**THE PROBLEM**
Reproduce the listing verbatim through the line with "Each generator causes".

------------------------------------

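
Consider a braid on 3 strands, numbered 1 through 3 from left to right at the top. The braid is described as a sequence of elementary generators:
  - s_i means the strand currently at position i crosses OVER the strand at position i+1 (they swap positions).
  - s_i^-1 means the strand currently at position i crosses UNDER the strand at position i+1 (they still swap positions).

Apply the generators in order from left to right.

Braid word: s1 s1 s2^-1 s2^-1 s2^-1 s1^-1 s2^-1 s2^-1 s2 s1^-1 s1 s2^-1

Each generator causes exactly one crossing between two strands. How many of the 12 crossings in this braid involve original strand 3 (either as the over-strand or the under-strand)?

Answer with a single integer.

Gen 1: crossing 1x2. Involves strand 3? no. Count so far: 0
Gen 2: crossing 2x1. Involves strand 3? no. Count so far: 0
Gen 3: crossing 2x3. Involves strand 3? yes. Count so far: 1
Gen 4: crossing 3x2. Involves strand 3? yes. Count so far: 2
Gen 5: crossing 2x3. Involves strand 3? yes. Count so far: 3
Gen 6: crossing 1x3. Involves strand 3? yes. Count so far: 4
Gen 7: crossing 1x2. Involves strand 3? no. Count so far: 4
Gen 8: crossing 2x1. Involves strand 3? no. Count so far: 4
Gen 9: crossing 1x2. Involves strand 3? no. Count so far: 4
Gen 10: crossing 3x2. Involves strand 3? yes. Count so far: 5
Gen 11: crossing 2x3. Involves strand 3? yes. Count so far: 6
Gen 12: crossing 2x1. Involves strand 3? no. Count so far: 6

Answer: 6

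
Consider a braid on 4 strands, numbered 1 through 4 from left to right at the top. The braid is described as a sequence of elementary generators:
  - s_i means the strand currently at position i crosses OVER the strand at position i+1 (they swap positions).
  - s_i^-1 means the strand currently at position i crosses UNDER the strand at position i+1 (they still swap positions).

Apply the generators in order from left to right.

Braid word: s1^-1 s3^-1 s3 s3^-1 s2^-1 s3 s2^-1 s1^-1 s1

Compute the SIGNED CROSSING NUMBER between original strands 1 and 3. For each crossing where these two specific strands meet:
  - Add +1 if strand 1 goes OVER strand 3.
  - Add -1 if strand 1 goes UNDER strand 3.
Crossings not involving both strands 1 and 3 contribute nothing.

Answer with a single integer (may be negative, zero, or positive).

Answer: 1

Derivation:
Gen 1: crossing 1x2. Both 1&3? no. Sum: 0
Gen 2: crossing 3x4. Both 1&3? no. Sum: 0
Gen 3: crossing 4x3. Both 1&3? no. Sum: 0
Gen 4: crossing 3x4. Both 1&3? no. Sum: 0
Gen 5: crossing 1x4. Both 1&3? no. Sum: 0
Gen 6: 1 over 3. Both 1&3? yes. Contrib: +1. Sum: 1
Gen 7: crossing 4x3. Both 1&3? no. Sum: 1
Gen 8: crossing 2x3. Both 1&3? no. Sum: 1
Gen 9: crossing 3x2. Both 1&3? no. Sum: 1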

------------------------------------

**SOLVED PROBLEM**
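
Consider a braid on 3 strands, numbered 1 through 3 from left to right at the top. The braid is described as a sequence of elementary generators:
  - s_i means the strand currently at position i crosses OVER the strand at position i+1 (they swap positions).
  - s_i^-1 means the strand currently at position i crosses UNDER the strand at position i+1 (they still swap positions).

Apply the generators in order from left to right.

Braid word: s1 s1 s2^-1 s2^-1 s2^-1 s1^-1 s2^-1 s2^-1 s2 s1^-1 s1 s2^-1

Each generator causes exactly one crossing between two strands. How many of the 12 crossings in this braid involve original strand 3 (either as the over-strand or the under-strand)?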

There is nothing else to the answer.